- DATA FOR ANALYSIS:
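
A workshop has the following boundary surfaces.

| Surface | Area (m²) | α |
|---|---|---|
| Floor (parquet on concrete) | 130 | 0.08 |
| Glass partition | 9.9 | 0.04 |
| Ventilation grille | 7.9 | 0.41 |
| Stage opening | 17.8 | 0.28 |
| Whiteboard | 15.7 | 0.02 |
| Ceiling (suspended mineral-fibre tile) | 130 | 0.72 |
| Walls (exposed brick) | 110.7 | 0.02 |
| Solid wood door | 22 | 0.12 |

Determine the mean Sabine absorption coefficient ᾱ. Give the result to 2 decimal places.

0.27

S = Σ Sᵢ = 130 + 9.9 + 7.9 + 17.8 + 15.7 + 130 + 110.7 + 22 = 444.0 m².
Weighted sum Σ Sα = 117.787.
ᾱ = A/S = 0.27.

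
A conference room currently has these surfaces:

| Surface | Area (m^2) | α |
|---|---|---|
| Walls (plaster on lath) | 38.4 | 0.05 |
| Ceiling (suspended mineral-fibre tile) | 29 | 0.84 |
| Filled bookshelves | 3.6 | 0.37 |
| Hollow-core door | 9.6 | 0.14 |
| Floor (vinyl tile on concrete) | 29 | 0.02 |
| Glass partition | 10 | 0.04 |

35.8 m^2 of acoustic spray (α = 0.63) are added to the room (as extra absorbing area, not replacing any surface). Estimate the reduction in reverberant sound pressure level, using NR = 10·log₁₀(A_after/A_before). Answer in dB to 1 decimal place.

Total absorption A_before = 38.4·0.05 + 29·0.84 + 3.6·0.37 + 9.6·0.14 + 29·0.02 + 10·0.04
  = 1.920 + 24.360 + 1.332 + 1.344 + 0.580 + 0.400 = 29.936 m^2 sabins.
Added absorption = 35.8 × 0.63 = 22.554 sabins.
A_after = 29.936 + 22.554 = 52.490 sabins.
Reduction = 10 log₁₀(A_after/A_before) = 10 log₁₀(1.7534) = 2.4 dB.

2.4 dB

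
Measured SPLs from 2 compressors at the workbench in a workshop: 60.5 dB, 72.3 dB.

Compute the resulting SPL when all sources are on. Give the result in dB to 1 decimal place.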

* * *

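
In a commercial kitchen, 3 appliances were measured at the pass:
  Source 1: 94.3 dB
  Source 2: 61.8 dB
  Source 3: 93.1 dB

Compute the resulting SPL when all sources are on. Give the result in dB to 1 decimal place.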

- TASK OBJECTIVE:
Retype word for word everything in the listing above from the line that holds "A workshop has" down to the line that holds "22 | 0.12 |". Keep both end lines and leave out the rest.

- RESPONSE:
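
A workshop has the following boundary surfaces.

| Surface | Area (m²) | α |
|---|---|---|
| Floor (parquet on concrete) | 130 | 0.08 |
| Glass partition | 9.9 | 0.04 |
| Ventilation grille | 7.9 | 0.41 |
| Stage opening | 17.8 | 0.28 |
| Whiteboard | 15.7 | 0.02 |
| Ceiling (suspended mineral-fibre tile) | 130 | 0.72 |
| Walls (exposed brick) | 110.7 | 0.02 |
| Solid wood door | 22 | 0.12 |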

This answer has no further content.